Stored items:

== Segment start ==

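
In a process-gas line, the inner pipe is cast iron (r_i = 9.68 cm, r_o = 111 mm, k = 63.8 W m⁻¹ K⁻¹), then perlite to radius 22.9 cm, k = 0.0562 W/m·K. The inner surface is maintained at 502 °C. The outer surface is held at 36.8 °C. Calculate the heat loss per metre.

Treat each layer as a resistance in series:
  R'_cast iron = ln(0.111/0.0968)/(2πk) = 0.1369/(2π·63.8) = 3.415×10^-4 m·K/W
  R'_perlite = ln(0.229/0.111)/(2πk) = 0.7242/(2π·0.0562) = 2.051 m·K/W
ΣR = 3.415×10^-4 + 2.051 = 2.051 m·K/W
Q' = ΔT/ΣR = (502 °C − 36.8 °C)/2.051 = 227 W/m

Q' = 227 W/m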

== Segment end ==

**What you should do:** Please repeat the entries above exactly as they read.

**Response to this task:**
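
In a process-gas line, the inner pipe is cast iron (r_i = 9.68 cm, r_o = 111 mm, k = 63.8 W m⁻¹ K⁻¹), then perlite to radius 22.9 cm, k = 0.0562 W/m·K. The inner surface is maintained at 502 °C. The outer surface is held at 36.8 °C. Calculate the heat loss per metre.

Treat each layer as a resistance in series:
  R'_cast iron = ln(0.111/0.0968)/(2πk) = 0.1369/(2π·63.8) = 3.415×10^-4 m·K/W
  R'_perlite = ln(0.229/0.111)/(2πk) = 0.7242/(2π·0.0562) = 2.051 m·K/W
ΣR = 3.415×10^-4 + 2.051 = 2.051 m·K/W
Q' = ΔT/ΣR = (502 °C − 36.8 °C)/2.051 = 227 W/m

Q' = 227 W/m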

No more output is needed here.